── Stored data

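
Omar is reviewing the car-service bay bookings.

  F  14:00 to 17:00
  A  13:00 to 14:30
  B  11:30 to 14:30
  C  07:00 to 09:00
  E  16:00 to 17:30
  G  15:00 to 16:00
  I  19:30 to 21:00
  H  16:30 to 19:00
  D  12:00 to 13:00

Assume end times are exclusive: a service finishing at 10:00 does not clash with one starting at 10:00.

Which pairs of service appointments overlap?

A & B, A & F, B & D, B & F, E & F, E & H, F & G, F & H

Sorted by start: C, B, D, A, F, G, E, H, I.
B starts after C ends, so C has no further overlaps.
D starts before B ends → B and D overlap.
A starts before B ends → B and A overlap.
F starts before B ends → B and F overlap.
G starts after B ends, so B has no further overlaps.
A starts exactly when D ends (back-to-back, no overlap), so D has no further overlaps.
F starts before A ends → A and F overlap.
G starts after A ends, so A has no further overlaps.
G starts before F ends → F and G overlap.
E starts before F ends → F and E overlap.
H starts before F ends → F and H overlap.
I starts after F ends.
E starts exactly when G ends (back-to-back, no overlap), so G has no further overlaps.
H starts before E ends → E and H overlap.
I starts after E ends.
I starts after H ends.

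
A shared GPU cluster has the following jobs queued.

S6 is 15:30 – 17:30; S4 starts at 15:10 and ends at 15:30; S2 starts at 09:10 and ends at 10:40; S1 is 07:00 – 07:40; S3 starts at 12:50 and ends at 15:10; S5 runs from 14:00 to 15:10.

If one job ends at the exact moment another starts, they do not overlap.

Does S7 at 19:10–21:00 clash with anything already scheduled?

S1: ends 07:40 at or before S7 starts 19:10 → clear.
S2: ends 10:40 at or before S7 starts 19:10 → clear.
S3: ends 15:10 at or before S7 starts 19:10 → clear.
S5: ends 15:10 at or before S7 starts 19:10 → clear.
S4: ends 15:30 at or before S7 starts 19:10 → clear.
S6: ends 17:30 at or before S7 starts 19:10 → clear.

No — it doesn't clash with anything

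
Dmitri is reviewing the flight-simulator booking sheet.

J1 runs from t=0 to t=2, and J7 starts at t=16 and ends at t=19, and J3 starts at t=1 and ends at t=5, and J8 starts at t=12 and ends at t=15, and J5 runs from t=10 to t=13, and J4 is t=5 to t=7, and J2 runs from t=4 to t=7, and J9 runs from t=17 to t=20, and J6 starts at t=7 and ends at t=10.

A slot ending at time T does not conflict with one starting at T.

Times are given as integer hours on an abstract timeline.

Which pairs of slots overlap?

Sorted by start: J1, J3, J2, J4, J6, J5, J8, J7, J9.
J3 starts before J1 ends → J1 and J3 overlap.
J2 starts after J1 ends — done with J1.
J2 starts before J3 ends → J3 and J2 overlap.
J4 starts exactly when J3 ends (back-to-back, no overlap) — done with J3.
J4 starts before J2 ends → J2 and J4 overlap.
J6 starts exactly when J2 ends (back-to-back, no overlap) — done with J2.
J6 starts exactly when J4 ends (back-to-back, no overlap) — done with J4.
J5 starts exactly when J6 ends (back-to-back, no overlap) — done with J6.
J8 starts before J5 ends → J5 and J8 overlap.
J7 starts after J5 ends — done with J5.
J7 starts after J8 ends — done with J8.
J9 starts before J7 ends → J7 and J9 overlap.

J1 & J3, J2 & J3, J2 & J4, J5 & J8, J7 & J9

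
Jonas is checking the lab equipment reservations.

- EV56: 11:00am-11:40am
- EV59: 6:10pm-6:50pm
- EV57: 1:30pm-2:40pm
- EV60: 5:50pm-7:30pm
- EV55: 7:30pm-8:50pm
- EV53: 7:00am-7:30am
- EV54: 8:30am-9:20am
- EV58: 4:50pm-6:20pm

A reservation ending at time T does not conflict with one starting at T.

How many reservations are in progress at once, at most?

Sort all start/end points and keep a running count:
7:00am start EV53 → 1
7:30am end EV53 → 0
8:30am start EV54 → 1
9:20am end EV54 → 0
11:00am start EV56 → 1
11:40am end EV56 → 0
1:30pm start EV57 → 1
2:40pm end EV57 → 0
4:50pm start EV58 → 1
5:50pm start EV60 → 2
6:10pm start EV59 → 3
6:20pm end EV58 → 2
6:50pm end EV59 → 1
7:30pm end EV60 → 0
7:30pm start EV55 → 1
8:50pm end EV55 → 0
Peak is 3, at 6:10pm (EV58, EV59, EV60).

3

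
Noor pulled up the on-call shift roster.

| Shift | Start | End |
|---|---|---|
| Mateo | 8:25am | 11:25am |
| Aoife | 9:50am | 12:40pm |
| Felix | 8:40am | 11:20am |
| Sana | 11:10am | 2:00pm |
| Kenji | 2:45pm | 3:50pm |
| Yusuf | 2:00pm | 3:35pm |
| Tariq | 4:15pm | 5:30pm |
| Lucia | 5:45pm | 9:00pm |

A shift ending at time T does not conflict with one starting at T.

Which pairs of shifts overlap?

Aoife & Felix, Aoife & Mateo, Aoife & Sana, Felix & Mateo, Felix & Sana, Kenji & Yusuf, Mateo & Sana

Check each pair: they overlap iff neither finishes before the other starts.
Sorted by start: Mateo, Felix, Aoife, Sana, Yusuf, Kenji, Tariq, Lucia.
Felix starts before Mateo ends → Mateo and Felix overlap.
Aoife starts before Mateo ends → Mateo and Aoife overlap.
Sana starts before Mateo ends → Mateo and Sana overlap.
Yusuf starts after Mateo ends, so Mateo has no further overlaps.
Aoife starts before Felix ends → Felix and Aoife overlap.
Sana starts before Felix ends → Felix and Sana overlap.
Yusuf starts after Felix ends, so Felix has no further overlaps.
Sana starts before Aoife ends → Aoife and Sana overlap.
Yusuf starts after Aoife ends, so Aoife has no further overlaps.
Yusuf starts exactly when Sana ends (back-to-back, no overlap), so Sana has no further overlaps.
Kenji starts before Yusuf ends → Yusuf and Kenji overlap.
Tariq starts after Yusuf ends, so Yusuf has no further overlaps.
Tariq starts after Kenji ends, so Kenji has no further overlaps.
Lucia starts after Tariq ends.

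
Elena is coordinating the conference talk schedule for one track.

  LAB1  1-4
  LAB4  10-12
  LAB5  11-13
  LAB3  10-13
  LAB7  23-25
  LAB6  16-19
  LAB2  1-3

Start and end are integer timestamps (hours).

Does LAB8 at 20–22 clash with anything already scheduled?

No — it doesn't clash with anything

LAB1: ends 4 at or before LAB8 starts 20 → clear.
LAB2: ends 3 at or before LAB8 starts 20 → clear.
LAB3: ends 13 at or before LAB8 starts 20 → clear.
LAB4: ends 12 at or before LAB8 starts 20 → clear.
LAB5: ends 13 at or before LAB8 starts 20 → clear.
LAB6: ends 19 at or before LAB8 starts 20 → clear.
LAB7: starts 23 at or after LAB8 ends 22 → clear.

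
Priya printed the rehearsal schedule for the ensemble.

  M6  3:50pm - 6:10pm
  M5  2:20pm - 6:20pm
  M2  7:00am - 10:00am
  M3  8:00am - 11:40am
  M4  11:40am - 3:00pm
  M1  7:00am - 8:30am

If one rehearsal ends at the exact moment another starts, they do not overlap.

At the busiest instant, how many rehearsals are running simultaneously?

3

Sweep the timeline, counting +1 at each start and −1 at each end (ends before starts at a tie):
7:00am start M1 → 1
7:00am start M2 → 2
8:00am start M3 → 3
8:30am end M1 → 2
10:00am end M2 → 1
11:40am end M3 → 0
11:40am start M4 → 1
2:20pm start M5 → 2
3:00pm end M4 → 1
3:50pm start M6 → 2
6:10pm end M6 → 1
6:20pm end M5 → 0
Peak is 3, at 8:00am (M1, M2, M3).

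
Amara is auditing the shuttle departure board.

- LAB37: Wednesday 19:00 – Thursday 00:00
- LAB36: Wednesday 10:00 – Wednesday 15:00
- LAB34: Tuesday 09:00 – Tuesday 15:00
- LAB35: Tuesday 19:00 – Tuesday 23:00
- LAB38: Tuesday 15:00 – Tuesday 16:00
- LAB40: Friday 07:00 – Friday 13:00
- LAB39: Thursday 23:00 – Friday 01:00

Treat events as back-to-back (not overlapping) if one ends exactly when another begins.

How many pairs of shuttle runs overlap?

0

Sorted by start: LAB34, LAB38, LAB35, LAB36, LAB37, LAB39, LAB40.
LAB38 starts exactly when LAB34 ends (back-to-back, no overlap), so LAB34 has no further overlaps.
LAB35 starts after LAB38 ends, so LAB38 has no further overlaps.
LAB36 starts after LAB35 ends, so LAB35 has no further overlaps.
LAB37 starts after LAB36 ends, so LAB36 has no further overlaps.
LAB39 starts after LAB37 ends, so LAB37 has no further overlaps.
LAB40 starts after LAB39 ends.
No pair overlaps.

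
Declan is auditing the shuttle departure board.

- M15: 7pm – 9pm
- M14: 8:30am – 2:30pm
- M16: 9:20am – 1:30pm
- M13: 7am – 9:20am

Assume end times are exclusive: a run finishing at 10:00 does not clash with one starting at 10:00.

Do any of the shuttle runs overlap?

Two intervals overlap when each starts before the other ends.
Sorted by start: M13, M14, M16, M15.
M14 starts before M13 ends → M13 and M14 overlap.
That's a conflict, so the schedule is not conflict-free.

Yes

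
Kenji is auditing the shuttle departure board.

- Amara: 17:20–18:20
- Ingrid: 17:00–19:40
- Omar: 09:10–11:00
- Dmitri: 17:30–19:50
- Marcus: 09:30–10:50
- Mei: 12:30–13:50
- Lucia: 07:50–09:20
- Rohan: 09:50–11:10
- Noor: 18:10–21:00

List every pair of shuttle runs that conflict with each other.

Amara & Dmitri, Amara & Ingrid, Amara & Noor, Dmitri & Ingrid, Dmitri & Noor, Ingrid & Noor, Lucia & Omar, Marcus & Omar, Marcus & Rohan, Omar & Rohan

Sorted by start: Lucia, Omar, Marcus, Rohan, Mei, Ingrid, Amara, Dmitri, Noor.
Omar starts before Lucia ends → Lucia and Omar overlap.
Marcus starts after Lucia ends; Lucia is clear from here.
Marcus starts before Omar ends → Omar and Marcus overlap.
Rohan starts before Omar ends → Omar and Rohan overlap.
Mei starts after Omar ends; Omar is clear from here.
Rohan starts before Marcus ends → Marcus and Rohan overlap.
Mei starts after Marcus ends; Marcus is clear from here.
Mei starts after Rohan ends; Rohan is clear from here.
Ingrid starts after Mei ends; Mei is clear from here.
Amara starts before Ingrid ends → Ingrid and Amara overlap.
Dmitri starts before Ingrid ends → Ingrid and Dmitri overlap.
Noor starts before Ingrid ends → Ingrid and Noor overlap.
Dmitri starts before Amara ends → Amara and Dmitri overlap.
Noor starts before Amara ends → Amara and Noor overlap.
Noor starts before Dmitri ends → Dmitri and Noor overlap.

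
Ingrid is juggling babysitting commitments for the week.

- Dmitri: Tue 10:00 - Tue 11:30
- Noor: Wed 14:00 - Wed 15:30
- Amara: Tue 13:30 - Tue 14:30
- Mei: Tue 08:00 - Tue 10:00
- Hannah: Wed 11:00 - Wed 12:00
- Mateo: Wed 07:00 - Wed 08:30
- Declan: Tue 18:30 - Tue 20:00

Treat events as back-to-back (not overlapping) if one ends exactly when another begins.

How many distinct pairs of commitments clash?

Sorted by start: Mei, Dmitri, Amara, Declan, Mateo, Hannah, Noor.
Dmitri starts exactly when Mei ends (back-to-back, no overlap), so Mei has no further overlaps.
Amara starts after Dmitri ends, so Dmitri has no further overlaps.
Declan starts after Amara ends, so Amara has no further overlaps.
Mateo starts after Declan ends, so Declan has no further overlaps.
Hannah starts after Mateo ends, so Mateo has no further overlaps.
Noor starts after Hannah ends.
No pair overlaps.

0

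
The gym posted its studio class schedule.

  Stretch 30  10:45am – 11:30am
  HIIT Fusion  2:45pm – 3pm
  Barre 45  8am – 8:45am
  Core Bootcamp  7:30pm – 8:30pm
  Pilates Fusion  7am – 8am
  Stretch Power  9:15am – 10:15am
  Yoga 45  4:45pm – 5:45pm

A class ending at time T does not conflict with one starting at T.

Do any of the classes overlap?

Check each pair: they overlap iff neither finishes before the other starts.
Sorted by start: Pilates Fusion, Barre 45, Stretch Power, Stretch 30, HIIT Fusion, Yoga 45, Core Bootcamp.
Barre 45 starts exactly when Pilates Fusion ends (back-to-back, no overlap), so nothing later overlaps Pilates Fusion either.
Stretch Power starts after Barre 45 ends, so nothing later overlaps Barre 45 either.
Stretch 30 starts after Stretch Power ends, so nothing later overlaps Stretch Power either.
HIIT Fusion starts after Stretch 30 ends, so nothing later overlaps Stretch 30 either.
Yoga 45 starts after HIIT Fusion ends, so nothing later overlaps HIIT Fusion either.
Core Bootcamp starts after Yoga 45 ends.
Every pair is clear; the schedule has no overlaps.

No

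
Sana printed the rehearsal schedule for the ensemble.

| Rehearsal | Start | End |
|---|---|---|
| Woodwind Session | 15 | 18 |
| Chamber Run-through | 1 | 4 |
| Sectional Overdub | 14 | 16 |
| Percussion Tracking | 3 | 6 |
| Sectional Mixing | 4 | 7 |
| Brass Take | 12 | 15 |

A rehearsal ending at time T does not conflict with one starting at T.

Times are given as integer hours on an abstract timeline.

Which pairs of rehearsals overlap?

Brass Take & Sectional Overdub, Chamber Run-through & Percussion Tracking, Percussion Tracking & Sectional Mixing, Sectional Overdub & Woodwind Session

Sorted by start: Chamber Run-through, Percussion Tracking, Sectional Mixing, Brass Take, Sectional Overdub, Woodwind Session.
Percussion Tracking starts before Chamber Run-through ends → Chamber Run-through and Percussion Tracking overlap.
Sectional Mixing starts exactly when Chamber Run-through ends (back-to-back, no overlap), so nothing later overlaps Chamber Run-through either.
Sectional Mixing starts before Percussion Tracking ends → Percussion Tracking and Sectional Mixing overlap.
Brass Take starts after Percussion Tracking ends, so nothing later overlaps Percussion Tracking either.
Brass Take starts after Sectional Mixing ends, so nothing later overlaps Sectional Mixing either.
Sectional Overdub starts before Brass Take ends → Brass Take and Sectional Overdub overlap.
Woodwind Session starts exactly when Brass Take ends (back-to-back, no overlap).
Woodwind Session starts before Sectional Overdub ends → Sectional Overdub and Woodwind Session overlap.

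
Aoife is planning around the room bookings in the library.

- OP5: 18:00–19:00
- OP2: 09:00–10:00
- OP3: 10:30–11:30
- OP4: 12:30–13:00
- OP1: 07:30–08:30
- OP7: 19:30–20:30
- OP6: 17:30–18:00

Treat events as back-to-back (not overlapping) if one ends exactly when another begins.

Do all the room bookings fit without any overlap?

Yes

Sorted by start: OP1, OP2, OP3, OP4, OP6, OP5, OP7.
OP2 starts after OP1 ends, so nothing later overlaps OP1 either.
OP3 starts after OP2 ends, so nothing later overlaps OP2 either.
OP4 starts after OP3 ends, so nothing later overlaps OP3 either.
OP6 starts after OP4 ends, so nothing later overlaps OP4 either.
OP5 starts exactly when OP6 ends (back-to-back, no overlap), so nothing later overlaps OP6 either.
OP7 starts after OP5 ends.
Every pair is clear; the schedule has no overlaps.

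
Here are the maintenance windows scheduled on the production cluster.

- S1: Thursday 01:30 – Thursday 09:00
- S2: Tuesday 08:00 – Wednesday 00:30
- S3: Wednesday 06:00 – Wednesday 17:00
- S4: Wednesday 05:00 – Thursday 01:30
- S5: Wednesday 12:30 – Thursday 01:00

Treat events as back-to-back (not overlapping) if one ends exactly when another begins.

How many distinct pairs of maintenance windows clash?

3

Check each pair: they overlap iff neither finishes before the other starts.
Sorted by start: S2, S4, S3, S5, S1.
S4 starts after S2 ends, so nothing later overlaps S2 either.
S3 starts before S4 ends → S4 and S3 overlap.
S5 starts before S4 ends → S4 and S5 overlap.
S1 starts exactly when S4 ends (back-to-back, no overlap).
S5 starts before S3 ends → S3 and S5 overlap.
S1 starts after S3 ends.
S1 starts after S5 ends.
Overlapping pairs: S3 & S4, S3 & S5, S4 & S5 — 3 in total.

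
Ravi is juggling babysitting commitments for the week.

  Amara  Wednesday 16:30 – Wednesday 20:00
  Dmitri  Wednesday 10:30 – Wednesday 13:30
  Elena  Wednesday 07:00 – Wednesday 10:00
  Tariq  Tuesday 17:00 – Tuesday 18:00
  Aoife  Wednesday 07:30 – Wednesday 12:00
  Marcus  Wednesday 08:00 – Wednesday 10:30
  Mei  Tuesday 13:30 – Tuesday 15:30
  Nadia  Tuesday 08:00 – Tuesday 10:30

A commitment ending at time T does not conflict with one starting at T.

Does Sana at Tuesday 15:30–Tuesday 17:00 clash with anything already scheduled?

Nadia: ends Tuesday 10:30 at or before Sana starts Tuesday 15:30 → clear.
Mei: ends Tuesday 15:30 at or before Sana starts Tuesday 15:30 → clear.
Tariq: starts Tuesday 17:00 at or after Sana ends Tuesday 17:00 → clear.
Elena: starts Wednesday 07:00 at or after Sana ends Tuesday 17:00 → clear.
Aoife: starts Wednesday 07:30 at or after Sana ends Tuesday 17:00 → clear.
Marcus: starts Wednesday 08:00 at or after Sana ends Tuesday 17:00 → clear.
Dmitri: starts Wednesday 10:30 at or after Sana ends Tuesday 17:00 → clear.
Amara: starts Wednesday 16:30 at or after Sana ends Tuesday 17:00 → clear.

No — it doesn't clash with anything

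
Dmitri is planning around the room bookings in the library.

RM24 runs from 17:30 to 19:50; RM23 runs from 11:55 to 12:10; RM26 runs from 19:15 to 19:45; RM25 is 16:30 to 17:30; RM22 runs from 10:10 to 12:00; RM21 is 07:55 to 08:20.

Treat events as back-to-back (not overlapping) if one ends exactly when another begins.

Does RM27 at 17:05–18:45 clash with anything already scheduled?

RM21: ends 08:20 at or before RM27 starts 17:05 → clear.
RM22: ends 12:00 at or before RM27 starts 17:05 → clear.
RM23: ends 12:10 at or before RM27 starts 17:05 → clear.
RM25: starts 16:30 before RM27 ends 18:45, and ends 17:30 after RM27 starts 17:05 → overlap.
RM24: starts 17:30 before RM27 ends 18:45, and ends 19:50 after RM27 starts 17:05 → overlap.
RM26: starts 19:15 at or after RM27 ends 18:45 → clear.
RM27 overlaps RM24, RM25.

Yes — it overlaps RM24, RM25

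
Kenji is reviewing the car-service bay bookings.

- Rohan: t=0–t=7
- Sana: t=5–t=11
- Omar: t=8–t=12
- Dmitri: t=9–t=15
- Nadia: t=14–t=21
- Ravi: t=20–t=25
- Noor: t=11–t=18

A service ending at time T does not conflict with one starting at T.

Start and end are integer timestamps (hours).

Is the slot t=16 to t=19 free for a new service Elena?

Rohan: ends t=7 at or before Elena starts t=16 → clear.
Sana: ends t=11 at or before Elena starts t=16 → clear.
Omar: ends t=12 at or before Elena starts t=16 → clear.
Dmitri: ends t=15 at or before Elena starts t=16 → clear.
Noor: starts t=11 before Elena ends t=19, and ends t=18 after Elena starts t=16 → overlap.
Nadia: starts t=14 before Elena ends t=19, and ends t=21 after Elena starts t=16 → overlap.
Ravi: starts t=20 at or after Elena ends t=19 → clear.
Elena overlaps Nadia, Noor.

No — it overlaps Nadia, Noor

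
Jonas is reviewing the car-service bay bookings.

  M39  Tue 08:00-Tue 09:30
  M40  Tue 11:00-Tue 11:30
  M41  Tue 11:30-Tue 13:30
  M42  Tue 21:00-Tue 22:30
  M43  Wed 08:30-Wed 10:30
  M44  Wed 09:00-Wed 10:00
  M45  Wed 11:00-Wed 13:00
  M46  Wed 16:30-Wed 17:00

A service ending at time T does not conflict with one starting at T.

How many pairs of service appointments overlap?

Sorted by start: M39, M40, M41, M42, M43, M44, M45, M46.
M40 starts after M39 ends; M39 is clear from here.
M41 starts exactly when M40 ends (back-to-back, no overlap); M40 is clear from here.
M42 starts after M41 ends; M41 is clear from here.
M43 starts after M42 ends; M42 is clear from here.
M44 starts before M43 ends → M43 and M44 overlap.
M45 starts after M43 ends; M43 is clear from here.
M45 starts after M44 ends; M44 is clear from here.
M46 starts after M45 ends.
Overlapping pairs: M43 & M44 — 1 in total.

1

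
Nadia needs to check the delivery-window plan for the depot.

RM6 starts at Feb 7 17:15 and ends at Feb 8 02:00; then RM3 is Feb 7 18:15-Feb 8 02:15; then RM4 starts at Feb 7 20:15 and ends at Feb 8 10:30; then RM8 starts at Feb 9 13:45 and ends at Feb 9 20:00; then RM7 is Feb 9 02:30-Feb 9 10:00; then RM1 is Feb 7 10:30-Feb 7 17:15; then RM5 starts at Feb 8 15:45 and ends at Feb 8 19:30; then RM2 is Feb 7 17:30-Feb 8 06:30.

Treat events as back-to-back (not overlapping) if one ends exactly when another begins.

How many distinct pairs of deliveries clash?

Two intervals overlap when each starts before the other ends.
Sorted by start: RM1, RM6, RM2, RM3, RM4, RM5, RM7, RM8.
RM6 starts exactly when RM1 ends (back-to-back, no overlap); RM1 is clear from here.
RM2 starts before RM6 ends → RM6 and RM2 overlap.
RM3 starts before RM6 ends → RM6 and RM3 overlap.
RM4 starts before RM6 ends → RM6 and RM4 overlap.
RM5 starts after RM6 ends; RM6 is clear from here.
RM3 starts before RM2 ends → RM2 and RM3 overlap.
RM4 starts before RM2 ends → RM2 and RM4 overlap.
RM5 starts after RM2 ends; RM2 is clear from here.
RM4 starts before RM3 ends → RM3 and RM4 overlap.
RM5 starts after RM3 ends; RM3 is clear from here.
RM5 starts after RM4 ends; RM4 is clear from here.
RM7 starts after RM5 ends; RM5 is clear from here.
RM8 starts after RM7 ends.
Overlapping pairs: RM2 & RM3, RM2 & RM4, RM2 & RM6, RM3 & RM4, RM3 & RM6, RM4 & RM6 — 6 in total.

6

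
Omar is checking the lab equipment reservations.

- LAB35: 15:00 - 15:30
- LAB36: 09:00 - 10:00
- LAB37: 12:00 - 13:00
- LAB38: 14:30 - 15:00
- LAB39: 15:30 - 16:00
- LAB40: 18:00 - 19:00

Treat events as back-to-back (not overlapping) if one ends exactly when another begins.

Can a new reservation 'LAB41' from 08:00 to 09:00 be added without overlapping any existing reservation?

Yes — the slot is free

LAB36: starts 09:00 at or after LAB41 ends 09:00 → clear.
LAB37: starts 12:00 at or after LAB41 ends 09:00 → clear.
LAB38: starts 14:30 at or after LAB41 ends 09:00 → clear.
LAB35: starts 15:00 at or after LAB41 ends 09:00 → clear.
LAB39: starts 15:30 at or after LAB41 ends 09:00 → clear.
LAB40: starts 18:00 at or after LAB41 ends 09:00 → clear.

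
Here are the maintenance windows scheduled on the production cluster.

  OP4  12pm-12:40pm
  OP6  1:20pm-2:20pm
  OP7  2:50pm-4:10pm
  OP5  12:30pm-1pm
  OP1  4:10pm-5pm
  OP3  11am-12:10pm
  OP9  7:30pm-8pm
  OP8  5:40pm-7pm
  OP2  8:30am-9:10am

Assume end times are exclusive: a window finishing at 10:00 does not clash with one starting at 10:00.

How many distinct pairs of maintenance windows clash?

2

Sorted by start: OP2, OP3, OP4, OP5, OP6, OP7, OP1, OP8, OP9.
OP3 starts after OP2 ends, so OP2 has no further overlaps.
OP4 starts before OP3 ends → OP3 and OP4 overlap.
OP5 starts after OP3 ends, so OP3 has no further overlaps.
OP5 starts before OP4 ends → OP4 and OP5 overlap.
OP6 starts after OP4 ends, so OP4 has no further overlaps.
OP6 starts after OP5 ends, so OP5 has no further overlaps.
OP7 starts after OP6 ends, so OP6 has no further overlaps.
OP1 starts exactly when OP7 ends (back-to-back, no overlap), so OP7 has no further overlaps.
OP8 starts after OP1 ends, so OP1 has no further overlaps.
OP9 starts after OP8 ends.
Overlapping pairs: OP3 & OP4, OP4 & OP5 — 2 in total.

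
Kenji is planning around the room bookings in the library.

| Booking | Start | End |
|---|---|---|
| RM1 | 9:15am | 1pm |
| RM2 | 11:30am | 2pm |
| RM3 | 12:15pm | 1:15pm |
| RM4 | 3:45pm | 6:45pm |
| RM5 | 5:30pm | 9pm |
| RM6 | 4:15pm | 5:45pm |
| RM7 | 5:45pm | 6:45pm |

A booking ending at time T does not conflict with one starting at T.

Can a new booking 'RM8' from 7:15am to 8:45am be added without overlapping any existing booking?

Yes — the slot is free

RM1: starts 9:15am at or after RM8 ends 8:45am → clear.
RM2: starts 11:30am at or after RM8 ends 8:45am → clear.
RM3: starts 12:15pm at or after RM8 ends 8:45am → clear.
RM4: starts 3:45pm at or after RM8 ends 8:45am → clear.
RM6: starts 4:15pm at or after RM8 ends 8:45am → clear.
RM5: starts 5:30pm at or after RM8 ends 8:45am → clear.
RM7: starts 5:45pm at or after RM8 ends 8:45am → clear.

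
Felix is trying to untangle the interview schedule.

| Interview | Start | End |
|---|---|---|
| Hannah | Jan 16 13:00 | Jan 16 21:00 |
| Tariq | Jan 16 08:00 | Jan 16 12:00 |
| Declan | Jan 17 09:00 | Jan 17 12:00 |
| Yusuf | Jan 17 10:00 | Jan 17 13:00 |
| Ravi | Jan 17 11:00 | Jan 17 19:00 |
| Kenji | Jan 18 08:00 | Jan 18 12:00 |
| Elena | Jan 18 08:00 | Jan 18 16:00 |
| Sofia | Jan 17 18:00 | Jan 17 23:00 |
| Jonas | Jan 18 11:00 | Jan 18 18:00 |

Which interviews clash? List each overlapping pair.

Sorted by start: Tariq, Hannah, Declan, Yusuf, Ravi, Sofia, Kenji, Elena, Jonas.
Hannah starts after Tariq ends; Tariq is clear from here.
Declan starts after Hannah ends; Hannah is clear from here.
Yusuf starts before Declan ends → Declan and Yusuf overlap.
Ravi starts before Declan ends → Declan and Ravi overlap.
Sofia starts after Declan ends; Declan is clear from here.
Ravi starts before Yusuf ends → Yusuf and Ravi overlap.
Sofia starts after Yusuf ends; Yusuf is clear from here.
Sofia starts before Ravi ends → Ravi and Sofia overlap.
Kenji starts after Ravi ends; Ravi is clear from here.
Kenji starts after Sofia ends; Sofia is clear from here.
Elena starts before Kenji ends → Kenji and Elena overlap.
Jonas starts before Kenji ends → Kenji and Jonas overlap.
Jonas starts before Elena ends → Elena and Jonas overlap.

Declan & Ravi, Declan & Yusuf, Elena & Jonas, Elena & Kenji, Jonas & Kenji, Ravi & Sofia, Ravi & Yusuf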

────

_Brief_
Read through the data above. Report each line that has the word "Thursday".

_Exercise answer_
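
- LAB37: Wednesday 19:00 – Thursday 00:00
- LAB39: Thursday 23:00 – Friday 01:00
- S1: Thursday 01:30 – Thursday 09:00
- S4: Wednesday 05:00 – Thursday 01:30
- S5: Wednesday 12:30 – Thursday 01:00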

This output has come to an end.